Task goal:
Could you output, exactly and with nothing else, every line from the one that contains "N10: box=[-4,13,18]..[1,14,21] leaf" through the last line of the listing below?

──────── Data for review

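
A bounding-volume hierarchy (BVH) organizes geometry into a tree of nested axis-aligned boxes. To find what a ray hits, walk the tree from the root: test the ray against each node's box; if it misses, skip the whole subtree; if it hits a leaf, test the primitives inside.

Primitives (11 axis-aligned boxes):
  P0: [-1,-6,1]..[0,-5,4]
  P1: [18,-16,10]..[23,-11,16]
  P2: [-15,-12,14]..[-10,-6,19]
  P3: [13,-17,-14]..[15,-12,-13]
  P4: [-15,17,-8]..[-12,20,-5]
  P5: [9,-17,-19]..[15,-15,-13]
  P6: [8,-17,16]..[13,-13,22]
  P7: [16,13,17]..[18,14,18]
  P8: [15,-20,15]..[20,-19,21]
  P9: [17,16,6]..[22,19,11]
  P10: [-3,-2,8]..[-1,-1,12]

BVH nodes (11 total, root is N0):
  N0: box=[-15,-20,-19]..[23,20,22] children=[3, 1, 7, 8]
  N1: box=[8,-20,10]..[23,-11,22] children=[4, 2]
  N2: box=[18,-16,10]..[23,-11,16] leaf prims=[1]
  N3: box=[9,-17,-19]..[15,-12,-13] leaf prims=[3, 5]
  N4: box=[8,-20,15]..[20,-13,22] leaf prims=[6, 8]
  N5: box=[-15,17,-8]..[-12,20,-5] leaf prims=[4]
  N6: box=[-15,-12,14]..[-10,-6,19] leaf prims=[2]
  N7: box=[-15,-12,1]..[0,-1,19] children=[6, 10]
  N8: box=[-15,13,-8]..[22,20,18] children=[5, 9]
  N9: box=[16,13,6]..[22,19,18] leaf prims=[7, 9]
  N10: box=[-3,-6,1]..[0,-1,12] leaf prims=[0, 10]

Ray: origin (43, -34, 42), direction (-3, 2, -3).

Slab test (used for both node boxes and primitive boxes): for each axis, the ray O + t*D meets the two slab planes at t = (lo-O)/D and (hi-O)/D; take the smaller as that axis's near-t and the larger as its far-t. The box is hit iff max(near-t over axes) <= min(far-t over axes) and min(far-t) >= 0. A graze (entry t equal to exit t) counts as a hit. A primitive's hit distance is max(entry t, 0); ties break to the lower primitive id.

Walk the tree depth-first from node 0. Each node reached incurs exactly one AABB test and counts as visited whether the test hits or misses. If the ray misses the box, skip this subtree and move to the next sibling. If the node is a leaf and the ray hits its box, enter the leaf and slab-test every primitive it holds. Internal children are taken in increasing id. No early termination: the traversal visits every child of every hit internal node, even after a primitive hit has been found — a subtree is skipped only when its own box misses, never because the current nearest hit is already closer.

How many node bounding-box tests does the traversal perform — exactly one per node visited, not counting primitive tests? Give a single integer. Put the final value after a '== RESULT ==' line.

Trace the traversal:
N0 x:[20/3,58/3] y:[7,27] z:[20/3,61/3] -> hit [7,58/3], descend [1, 3, 7, 8]
  N1 x:[20/3,35/3] y:[7,23/2] z:[20/3,32/3] -> hit [7,32/3], descend [2, 4]
    N2 x:[20/3,25/3] y:[9,23/2] z:[26/3,32/3] -> miss, prune
    N4 x:[23/3,35/3] y:[7,21/2] z:[20/3,9] -> hit [23/3,9] leaf, test {P6(miss), P8(miss)}
  N3 x:[28/3,34/3] y:[17/2,11] z:[55/3,61/3] -> miss, prune
  N7 x:[43/3,58/3] y:[11,33/2] z:[23/3,41/3] -> miss, prune
  N8 x:[7,58/3] y:[47/2,27] z:[8,50/3] -> miss, prune

Visited [0, 1, 2, 4, 3, 7, 8]. Tests: 7 box, 1 leaf. Nearest: miss.

== RESULT ==
7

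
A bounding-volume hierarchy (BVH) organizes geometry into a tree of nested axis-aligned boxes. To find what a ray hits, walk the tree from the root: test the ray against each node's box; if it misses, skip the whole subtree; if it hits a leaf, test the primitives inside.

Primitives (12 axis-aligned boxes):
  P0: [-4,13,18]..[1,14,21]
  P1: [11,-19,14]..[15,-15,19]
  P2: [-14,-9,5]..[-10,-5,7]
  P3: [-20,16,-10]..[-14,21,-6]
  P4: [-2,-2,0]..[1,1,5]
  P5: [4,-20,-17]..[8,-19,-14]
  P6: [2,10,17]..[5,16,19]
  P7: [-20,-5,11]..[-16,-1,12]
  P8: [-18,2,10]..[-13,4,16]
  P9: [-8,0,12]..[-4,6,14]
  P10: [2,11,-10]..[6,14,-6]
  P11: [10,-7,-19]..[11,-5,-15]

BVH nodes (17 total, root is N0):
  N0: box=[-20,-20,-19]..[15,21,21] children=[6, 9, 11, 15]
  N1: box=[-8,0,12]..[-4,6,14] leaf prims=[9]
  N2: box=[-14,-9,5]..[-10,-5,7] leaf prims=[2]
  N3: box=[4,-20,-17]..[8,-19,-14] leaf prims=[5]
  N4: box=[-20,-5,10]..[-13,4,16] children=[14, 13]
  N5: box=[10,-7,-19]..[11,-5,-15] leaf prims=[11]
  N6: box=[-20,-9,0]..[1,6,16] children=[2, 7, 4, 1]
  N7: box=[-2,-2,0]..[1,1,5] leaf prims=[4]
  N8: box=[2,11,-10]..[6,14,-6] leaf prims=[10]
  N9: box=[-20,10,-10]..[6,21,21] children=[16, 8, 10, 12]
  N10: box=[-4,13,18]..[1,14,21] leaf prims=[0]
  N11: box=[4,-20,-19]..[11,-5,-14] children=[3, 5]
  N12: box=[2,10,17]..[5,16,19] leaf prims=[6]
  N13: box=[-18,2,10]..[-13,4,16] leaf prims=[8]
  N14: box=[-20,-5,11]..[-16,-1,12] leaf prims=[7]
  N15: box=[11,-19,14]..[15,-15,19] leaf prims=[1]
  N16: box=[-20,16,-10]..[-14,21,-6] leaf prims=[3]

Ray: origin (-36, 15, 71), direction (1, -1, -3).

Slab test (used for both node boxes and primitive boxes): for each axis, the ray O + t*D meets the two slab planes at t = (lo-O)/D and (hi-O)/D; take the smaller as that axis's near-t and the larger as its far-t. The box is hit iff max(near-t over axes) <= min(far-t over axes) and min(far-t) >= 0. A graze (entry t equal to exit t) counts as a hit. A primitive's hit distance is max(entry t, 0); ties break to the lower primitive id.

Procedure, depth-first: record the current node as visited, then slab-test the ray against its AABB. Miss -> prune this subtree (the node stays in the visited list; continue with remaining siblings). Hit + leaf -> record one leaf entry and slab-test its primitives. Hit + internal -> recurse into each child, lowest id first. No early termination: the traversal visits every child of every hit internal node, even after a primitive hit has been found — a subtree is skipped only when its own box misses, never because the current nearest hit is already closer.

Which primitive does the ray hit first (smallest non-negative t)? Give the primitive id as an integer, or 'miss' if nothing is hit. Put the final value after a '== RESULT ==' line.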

────────────────

Answer to the problem:
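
  N10: box=[-4,13,18]..[1,14,21] leaf prims=[0]
  N11: box=[4,-20,-19]..[11,-5,-14] children=[3, 5]
  N12: box=[2,10,17]..[5,16,19] leaf prims=[6]
  N13: box=[-18,2,10]..[-13,4,16] leaf prims=[8]
  N14: box=[-20,-5,11]..[-16,-1,12] leaf prims=[7]
  N15: box=[11,-19,14]..[15,-15,19] leaf prims=[1]
  N16: box=[-20,16,-10]..[-14,21,-6] leaf prims=[3]

Ray: origin (-36, 15, 71), direction (1, -1, -3).

Slab test (used for both node boxes and primitive boxes): for each axis, the ray O + t*D meets the two slab planes at t = (lo-O)/D and (hi-O)/D; take the smaller as that axis's near-t and the larger as its far-t. The box is hit iff max(near-t over axes) <= min(far-t over axes) and min(far-t) >= 0. A graze (entry t equal to exit t) counts as a hit. A primitive's hit distance is max(entry t, 0); ties break to the lower primitive id.

Procedure, depth-first: record the current node as visited, then slab-test the ray against its AABB. Miss -> prune this subtree (the node stays in the visited list; continue with remaining siblings). Hit + leaf -> record one leaf entry and slab-test its primitives. Hit + internal -> recurse into each child, lowest id first. No early termination: the traversal visits every child of every hit internal node, even after a primitive hit has been found — a subtree is skipped only when its own box misses, never because the current nearest hit is already closer.

Which primitive does the ray hit first (smallest non-negative t)? Give the primitive id as an integer, or 'miss' if nothing is hit. Put the final value after a '== RESULT ==' line.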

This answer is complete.